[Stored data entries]
BEGIN

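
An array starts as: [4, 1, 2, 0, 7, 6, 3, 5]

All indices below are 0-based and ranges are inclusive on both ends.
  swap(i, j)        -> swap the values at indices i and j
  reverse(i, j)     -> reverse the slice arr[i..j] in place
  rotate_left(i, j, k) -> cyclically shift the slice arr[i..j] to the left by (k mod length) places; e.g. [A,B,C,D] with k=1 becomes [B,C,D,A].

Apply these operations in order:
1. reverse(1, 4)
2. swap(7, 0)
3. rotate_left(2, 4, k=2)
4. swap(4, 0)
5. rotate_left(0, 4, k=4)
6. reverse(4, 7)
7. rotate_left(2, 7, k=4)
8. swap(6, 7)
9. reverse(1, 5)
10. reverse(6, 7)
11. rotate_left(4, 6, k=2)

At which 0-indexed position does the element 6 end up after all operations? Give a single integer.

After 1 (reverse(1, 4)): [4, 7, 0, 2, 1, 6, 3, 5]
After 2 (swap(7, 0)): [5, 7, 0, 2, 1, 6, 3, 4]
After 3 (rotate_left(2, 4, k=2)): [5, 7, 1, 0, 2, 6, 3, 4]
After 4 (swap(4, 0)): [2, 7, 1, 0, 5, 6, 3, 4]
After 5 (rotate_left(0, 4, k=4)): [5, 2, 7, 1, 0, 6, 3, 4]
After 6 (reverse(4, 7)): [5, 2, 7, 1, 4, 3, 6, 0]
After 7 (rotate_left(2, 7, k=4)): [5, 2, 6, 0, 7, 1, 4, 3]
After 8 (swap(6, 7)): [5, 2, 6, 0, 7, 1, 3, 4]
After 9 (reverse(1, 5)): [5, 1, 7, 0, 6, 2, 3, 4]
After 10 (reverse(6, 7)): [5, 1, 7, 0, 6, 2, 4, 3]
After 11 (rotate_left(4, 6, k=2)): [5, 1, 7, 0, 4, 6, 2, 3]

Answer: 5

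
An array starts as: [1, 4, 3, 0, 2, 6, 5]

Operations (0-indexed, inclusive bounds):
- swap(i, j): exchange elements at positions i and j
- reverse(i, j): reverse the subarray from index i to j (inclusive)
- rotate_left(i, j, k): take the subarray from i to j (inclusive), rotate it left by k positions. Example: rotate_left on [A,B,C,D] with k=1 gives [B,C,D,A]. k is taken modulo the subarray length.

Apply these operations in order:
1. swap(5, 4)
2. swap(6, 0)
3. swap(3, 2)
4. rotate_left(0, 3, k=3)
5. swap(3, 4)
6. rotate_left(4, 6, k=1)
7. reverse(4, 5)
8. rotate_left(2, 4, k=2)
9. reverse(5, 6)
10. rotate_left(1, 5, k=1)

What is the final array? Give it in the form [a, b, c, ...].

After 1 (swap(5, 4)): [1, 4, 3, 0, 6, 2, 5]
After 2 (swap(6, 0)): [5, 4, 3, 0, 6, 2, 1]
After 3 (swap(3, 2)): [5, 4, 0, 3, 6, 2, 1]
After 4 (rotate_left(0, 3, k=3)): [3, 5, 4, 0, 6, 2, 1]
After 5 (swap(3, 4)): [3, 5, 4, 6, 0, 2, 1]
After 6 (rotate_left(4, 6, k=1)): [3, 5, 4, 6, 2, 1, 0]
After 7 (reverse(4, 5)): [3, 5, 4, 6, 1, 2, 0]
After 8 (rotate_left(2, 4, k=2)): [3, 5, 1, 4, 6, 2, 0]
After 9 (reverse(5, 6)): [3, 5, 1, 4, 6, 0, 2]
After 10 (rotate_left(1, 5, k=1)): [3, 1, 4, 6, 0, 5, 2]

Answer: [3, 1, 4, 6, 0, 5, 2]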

END

> [Exercise objective]:
Set down, word for word, each line from the top of the records above through the line with "11. rotate_left(4, 6, k=2)".

> [Output below]:
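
An array starts as: [4, 1, 2, 0, 7, 6, 3, 5]

All indices below are 0-based and ranges are inclusive on both ends.
  swap(i, j)        -> swap the values at indices i and j
  reverse(i, j)     -> reverse the slice arr[i..j] in place
  rotate_left(i, j, k) -> cyclically shift the slice arr[i..j] to the left by (k mod length) places; e.g. [A,B,C,D] with k=1 becomes [B,C,D,A].

Apply these operations in order:
1. reverse(1, 4)
2. swap(7, 0)
3. rotate_left(2, 4, k=2)
4. swap(4, 0)
5. rotate_left(0, 4, k=4)
6. reverse(4, 7)
7. rotate_left(2, 7, k=4)
8. swap(6, 7)
9. reverse(1, 5)
10. reverse(6, 7)
11. rotate_left(4, 6, k=2)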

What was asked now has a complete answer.